▶ Task instructions
Check every line below for the string "metals". Copy the ones that have it.

Start of Block

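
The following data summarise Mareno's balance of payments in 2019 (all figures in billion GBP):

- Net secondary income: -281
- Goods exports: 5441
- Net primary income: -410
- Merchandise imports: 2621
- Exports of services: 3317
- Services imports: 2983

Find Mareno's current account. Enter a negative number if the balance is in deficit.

2463

Goods balance = 5441 - 2621 = 2820
Services balance = 3317 - 2983 = 334
Trade balance (goods + services) = 2820 + 334 = 3154
Net primary income = -410
Net secondary income = -281
Current account = 3154 + (-410) + (-281) = 2463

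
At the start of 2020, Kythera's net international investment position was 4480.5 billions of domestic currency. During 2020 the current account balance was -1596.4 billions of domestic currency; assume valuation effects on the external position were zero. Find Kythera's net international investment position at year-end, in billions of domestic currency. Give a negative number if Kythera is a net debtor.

With no valuation effects, change in NIIP = current account = -1596.4
End-of-year NIIP = 4480.5 + (-1596.4) = 2884.1

2884.1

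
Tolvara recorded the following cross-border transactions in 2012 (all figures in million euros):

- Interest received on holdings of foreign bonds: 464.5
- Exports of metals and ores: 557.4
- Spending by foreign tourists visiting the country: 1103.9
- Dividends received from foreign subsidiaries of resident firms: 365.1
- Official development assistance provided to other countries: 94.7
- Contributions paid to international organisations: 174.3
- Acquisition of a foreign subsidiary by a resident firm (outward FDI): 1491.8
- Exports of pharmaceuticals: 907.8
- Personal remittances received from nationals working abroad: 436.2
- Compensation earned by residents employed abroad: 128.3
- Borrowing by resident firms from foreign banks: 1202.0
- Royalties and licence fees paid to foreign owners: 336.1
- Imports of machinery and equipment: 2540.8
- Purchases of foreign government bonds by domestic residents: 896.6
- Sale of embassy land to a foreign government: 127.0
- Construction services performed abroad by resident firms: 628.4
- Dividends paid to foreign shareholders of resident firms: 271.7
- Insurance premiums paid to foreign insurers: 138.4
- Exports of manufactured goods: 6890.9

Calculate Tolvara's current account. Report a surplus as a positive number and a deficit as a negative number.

7926.5

Goods: 6890.9 - 2540.8 + 557.4 + 907.8 = 5815.3
Services: -138.4 + 1103.9 - 336.1 + 628.4 = 1257.8
Primary income: 365.1 - 271.7 + 128.3 + 464.5 = 686.2
Secondary income: -94.7 - 174.3 + 436.2 = 167.2
Current account = 5815.3 + 1257.8 + 686.2 + 167.2 = 7926.5
(Excluded from the current account — financial account: acquisition of a foreign subsidiary by a resident firm (outward FDI) 1491.8, borrowing by resident firms from foreign banks 1202.0, purchases of foreign government bonds by domestic residents 896.6; capital account: sale of embassy land to a foreign government 127.0.)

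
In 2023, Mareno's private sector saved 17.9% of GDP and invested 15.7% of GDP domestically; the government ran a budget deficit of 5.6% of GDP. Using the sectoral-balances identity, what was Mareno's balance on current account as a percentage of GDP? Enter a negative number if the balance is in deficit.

-3.4

By the sectoral-balances identity, CA = (S_private - I) + (T - G).
Private balance = 17.9 - 15.7 = 2.2
Government balance (T - G) = -5.6
CA = 2.2 + (-5.6) = -3.4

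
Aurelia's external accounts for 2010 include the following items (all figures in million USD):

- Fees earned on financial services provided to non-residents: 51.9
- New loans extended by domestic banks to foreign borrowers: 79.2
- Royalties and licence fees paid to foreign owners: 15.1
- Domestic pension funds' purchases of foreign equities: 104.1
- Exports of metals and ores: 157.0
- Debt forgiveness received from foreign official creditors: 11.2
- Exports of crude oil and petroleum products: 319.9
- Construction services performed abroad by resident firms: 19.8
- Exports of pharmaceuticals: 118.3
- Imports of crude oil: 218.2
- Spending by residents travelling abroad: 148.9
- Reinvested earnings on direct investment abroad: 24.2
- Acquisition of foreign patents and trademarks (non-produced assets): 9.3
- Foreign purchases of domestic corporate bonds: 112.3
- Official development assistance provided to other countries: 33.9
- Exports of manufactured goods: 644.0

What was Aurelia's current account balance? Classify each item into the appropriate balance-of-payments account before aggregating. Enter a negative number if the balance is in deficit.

919.0

Goods: 319.9 + 118.3 + 644.0 - 218.2 + 157.0 = 1021.0
Services: -15.1 + 19.8 + 51.9 - 148.9 = -92.3
Primary income: 24.2
Secondary income: -33.9
Current account = 1021.0 + (-92.3) + 24.2 + (-33.9) = 919.0
(Excluded from the current account — financial account: new loans extended by domestic banks to foreign borrowers 79.2, domestic pension funds' purchases of foreign equities 104.1, foreign purchases of domestic corporate bonds 112.3; capital account: debt forgiveness received from foreign official creditors 11.2, acquisition of foreign patents and trademarks (non-produced assets) 9.3.)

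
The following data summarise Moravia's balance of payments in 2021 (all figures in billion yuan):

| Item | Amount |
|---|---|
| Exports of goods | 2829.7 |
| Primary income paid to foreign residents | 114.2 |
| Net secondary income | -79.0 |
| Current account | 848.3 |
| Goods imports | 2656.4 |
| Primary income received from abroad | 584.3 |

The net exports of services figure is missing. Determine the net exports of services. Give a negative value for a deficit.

283.9

Current account = goods balance + services balance + net primary income + net secondary income
Sum of the known components = 564.4
Net exports of services = CA - (known components) = 848.3 - 564.4 = 283.9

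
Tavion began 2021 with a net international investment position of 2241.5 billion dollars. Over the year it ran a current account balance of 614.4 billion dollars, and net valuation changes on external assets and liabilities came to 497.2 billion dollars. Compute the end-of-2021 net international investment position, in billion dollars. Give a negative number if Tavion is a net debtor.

Change in NIIP = current account + net valuation change = 614.4 + 497.2 = 1111.6
End-of-year NIIP = 2241.5 + 1111.6 = 3353.1

3353.1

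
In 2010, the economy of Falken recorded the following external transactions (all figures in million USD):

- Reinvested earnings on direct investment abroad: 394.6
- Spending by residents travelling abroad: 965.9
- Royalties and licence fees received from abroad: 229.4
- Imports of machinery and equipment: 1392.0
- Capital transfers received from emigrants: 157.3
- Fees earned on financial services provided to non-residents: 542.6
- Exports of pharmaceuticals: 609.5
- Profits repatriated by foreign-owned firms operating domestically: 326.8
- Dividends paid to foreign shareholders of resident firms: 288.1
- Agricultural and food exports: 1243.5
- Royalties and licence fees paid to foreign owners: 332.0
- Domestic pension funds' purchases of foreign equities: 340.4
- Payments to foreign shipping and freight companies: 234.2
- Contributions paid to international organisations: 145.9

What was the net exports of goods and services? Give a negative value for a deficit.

Goods: -1392.0 + 1243.5 + 609.5 = 461.0
Services: -234.2 + 229.4 + 542.6 - 965.9 - 332.0 = -760.1
Trade balance = 461.0 + (-760.1) = -299.1
(Excluded from the trade balance — primary income: reinvested earnings on direct investment abroad 394.6, profits repatriated by foreign-owned firms operating domestically 326.8, dividends paid to foreign shareholders of resident firms 288.1; capital account: capital transfers received from emigrants 157.3; financial account: domestic pension funds' purchases of foreign equities 340.4; secondary income: contributions paid to international organisations 145.9.)

-299.1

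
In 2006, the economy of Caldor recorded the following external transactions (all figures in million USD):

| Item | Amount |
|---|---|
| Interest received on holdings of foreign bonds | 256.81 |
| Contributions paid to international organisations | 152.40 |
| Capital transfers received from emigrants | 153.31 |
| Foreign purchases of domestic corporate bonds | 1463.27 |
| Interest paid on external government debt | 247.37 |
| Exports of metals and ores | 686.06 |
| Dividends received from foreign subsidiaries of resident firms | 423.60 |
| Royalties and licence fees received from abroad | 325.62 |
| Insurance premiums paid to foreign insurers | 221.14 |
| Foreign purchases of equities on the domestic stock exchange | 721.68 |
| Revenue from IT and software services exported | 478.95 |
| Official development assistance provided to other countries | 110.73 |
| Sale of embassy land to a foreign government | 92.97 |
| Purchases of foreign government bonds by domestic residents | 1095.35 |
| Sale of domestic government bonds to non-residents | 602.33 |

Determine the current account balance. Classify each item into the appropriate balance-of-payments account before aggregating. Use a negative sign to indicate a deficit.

Goods: 686.06
Services: 478.95 + 325.62 - 221.14 = 583.43
Primary income: 423.60 - 247.37 + 256.81 = 433.04
Secondary income: -110.73 - 152.40 = -263.13
Current account = 686.06 + 583.43 + 433.04 + (-263.13) = 1439.40
(Excluded from the current account — capital account: capital transfers received from emigrants 153.31, sale of embassy land to a foreign government 92.97; financial account: foreign purchases of domestic corporate bonds 1463.27, foreign purchases of equities on the domestic stock exchange 721.68, purchases of foreign government bonds by domestic residents 1095.35, sale of domestic government bonds to non-residents 602.33.)

1439.40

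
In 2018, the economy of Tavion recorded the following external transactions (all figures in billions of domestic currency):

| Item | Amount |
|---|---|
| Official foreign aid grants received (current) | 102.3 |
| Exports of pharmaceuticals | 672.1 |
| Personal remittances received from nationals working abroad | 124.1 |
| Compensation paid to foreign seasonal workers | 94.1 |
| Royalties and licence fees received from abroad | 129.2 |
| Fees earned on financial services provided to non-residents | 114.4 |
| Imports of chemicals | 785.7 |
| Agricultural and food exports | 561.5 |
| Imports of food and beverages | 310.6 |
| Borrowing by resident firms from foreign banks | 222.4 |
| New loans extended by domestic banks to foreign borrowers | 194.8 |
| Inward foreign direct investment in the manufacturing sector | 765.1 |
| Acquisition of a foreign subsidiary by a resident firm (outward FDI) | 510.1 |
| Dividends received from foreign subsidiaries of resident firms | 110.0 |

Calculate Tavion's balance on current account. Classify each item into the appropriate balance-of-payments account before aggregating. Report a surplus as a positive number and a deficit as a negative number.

623.2

Goods: -785.7 + 561.5 - 310.6 + 672.1 = 137.3
Services: 129.2 + 114.4 = 243.6
Primary income: -94.1 + 110.0 = 15.9
Secondary income: 102.3 + 124.1 = 226.4
Current account = 137.3 + 243.6 + 15.9 + 226.4 = 623.2
(Excluded from the current account — financial account: borrowing by resident firms from foreign banks 222.4, new loans extended by domestic banks to foreign borrowers 194.8, inward foreign direct investment in the manufacturing sector 765.1, acquisition of a foreign subsidiary by a resident firm (outward FDI) 510.1.)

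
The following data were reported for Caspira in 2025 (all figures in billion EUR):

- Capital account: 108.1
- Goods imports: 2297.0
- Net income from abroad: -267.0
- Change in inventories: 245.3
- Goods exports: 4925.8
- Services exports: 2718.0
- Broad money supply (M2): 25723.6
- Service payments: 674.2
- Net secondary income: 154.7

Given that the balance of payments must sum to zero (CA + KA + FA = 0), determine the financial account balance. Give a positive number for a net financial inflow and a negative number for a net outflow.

Goods balance = 4925.8 - 2297.0 = 2628.8
Services balance = 2718.0 - 674.2 = 2043.8
Trade balance (goods + services) = 2628.8 + 2043.8 = 4672.6
Net primary income = -267.0
Net secondary income = 154.7
Current account = 4672.6 + (-267.0) + 154.7 = 4560.3
Financial account = -(4560.3 + 108.1) = -4668.4

-4668.4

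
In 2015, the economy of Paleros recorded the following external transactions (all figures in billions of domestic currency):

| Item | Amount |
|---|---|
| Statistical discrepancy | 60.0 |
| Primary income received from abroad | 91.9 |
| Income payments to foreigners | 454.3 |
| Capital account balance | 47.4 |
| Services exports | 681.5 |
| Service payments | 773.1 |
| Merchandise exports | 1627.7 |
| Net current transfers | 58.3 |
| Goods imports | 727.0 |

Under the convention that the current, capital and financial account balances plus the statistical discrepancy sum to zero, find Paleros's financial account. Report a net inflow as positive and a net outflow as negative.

-612.4

Goods balance = 1627.7 - 727.0 = 900.7
Services balance = 681.5 - 773.1 = -91.6
Trade balance (goods + services) = 900.7 + (-91.6) = 809.1
Net primary income = 91.9 - 454.3 = -362.4
Net secondary income = 58.3
Current account = 809.1 + (-362.4) + 58.3 = 505.0
Financial account = -(505.0 + 47.4 + 60.0) = -612.4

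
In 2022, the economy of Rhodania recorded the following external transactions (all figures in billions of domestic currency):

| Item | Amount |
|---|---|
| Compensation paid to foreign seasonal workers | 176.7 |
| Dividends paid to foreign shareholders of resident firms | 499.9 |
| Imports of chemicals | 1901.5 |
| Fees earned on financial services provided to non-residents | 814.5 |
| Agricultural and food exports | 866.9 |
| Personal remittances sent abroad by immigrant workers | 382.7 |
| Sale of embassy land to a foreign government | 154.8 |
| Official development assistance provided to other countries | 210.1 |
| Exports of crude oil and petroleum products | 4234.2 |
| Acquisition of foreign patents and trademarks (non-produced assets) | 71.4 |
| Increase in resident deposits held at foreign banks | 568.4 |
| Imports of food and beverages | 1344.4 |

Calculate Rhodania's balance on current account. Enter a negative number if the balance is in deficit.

1400.3

Goods: 866.9 - 1344.4 - 1901.5 + 4234.2 = 1855.2
Services: 814.5
Primary income: -176.7 - 499.9 = -676.6
Secondary income: -210.1 - 382.7 = -592.8
Current account = 1855.2 + 814.5 + (-676.6) + (-592.8) = 1400.3
(Excluded from the current account — capital account: sale of embassy land to a foreign government 154.8, acquisition of foreign patents and trademarks (non-produced assets) 71.4; financial account: increase in resident deposits held at foreign banks 568.4.)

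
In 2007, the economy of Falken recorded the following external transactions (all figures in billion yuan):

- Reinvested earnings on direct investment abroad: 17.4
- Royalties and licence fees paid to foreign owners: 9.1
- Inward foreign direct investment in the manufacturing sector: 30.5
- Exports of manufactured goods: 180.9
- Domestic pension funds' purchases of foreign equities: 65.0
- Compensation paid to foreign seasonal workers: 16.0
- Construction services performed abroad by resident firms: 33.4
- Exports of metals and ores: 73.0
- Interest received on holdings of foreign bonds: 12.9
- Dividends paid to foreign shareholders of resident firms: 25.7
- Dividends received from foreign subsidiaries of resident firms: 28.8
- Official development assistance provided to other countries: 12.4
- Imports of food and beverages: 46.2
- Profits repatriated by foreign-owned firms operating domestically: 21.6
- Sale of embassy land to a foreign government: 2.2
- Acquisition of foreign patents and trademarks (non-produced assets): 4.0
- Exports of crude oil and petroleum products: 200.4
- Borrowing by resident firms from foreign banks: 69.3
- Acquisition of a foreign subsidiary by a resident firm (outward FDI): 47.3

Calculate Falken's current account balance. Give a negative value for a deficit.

415.8

Goods: 180.9 + 200.4 + 73.0 - 46.2 = 408.1
Services: 33.4 - 9.1 = 24.3
Primary income: 17.4 + 12.9 - 21.6 - 25.7 + 28.8 - 16.0 = -4.2
Secondary income: -12.4
Current account = 408.1 + 24.3 + (-4.2) + (-12.4) = 415.8
(Excluded from the current account — financial account: inward foreign direct investment in the manufacturing sector 30.5, domestic pension funds' purchases of foreign equities 65.0, borrowing by resident firms from foreign banks 69.3, acquisition of a foreign subsidiary by a resident firm (outward FDI) 47.3; capital account: sale of embassy land to a foreign government 2.2, acquisition of foreign patents and trademarks (non-produced assets) 4.0.)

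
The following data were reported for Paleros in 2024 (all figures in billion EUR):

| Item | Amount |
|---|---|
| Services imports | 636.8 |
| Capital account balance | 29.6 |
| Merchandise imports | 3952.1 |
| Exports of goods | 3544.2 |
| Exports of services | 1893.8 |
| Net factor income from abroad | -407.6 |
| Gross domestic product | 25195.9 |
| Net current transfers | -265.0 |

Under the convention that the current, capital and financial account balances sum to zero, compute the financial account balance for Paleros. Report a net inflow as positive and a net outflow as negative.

Goods balance = 3544.2 - 3952.1 = -407.9
Services balance = 1893.8 - 636.8 = 1257.0
Trade balance (goods + services) = -407.9 + 1257.0 = 849.1
Net primary income = -407.6
Net secondary income = -265.0
Current account = 849.1 + (-407.6) + (-265.0) = 176.5
Financial account = -(176.5 + 29.6) = -206.1

-206.1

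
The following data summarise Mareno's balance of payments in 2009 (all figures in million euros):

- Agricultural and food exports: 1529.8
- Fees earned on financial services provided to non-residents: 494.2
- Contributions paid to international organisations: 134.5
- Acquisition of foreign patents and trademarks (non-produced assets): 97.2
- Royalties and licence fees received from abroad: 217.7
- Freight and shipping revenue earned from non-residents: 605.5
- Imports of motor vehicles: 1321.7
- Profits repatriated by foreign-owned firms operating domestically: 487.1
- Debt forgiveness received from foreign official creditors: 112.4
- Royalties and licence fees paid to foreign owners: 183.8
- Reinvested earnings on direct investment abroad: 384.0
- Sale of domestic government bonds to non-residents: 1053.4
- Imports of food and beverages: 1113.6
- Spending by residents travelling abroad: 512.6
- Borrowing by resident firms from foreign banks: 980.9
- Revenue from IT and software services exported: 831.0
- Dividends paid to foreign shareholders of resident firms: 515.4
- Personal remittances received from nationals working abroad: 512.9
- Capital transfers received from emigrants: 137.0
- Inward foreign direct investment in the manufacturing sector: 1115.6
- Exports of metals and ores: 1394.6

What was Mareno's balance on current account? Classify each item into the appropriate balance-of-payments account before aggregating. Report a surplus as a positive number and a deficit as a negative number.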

End of Block

▶ Result of the exercise
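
- Exports of metals and ores: 557.4
- Exports of metals and ores: 157.0
| Exports of metals and ores | 686.06 |
- Exports of metals and ores: 73.0
- Exports of metals and ores: 1394.6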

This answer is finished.